(Records from a data source)
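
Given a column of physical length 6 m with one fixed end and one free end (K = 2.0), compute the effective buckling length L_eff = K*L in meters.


L_eff = K * L
= 2.0 * 6
= 12.0 m

12.0 m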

WHAT IS REQUIRED: Take the entries above and transcribe them exactly as they stand.

RESPONSE TO THE EXERCISE:
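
Given a column of physical length 6 m with one fixed end and one free end (K = 2.0), compute the effective buckling length L_eff = K*L in meters.


L_eff = K * L
= 2.0 * 6
= 12.0 m

12.0 m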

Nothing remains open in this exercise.